INPUT —

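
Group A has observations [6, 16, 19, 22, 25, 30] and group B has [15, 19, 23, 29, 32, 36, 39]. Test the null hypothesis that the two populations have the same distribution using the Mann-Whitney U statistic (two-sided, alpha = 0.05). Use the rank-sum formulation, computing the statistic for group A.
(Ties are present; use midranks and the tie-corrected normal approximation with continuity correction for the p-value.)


Step 1: Combine and sort all 13 observations; assign midranks.
sorted (value, group): (6,X), (15,Y), (16,X), (19,X), (19,Y), (22,X), (23,Y), (25,X), (29,Y), (30,X), (32,Y), (36,Y), (39,Y)
ranks: 6->1, 15->2, 16->3, 19->4.5, 19->4.5, 22->6, 23->7, 25->8, 29->9, 30->10, 32->11, 36->12, 39->13
Step 2: Rank sum for X: R1 = 1 + 3 + 4.5 + 6 + 8 + 10 = 32.5.
Step 3: U_X = R1 - n1(n1+1)/2 = 32.5 - 6*7/2 = 32.5 - 21 = 11.5.
       U_Y = n1*n2 - U_X = 42 - 11.5 = 30.5.
Step 4: Ties are present, so use the tie-corrected normal approximation (with continuity correction) for the p-value.
Step 5: p-value = 0.197926; compare to alpha = 0.05. fail to reject H0.

U_X = 11.5, p = 0.197926, fail to reject H0 at alpha = 0.05.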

PROBLEM TO SOLVE —
Full repetition needed. Write out every entry above exactly as given.

SOLUTION FOR THIS EXERCISE —
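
Group A has observations [6, 16, 19, 22, 25, 30] and group B has [15, 19, 23, 29, 32, 36, 39]. Test the null hypothesis that the two populations have the same distribution using the Mann-Whitney U statistic (two-sided, alpha = 0.05). Use the rank-sum formulation, computing the statistic for group A.
(Ties are present; use midranks and the tie-corrected normal approximation with continuity correction for the p-value.)


Step 1: Combine and sort all 13 observations; assign midranks.
sorted (value, group): (6,X), (15,Y), (16,X), (19,X), (19,Y), (22,X), (23,Y), (25,X), (29,Y), (30,X), (32,Y), (36,Y), (39,Y)
ranks: 6->1, 15->2, 16->3, 19->4.5, 19->4.5, 22->6, 23->7, 25->8, 29->9, 30->10, 32->11, 36->12, 39->13
Step 2: Rank sum for X: R1 = 1 + 3 + 4.5 + 6 + 8 + 10 = 32.5.
Step 3: U_X = R1 - n1(n1+1)/2 = 32.5 - 6*7/2 = 32.5 - 21 = 11.5.
       U_Y = n1*n2 - U_X = 42 - 11.5 = 30.5.
Step 4: Ties are present, so use the tie-corrected normal approximation (with continuity correction) for the p-value.
Step 5: p-value = 0.197926; compare to alpha = 0.05. fail to reject H0.

U_X = 11.5, p = 0.197926, fail to reject H0 at alpha = 0.05.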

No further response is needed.